## REQUIRED ACTION
The records sit below this line. Repeat all of them exactly.
=== ENTRIES PROVIDED ===
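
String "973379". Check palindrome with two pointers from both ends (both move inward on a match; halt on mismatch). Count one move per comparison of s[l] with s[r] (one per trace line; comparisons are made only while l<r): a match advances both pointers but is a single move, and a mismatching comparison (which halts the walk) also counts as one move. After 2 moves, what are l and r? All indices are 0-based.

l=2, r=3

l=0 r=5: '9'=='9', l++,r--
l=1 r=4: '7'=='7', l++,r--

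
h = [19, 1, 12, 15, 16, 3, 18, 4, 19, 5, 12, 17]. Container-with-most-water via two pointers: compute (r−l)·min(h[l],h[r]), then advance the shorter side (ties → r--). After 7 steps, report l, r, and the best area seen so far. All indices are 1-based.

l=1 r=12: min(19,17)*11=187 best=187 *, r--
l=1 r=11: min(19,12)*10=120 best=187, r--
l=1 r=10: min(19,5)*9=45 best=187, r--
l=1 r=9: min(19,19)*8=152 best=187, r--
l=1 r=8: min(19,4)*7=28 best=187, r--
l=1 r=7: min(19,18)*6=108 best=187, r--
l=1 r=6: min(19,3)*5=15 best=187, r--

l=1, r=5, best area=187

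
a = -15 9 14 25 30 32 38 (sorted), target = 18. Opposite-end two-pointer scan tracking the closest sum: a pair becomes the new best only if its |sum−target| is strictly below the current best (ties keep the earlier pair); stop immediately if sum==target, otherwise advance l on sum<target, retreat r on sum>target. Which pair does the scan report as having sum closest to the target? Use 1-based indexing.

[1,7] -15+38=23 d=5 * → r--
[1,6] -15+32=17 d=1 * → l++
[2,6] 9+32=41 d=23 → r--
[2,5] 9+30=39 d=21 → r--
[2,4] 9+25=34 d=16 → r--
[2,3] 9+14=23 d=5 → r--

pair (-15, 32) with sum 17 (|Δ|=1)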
===
## ANSWER FOR THIS EXERCISE
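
String "973379". Check palindrome with two pointers from both ends (both move inward on a match; halt on mismatch). Count one move per comparison of s[l] with s[r] (one per trace line; comparisons are made only while l<r): a match advances both pointers but is a single move, and a mismatching comparison (which halts the walk) also counts as one move. After 2 moves, what are l and r? All indices are 0-based.

l=2, r=3

l=0 r=5: '9'=='9', l++,r--
l=1 r=4: '7'=='7', l++,r--

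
h = [19, 1, 12, 15, 16, 3, 18, 4, 19, 5, 12, 17]. Container-with-most-water via two pointers: compute (r−l)·min(h[l],h[r]), then advance the shorter side (ties → r--). After 7 steps, report l, r, and the best area seen so far. All indices are 1-based.

l=1 r=12: min(19,17)*11=187 best=187 *, r--
l=1 r=11: min(19,12)*10=120 best=187, r--
l=1 r=10: min(19,5)*9=45 best=187, r--
l=1 r=9: min(19,19)*8=152 best=187, r--
l=1 r=8: min(19,4)*7=28 best=187, r--
l=1 r=7: min(19,18)*6=108 best=187, r--
l=1 r=6: min(19,3)*5=15 best=187, r--

l=1, r=5, best area=187

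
a = -15 9 14 25 30 32 38 (sorted), target = 18. Opposite-end two-pointer scan tracking the closest sum: a pair becomes the new best only if its |sum−target| is strictly below the current best (ties keep the earlier pair); stop immediately if sum==target, otherwise advance l on sum<target, retreat r on sum>target. Which pair does the scan report as having sum closest to the target? Use 1-based indexing.

[1,7] -15+38=23 d=5 * → r--
[1,6] -15+32=17 d=1 * → l++
[2,6] 9+32=41 d=23 → r--
[2,5] 9+30=39 d=21 → r--
[2,4] 9+25=34 d=16 → r--
[2,3] 9+14=23 d=5 → r--

pair (-15, 32) with sum 17 (|Δ|=1)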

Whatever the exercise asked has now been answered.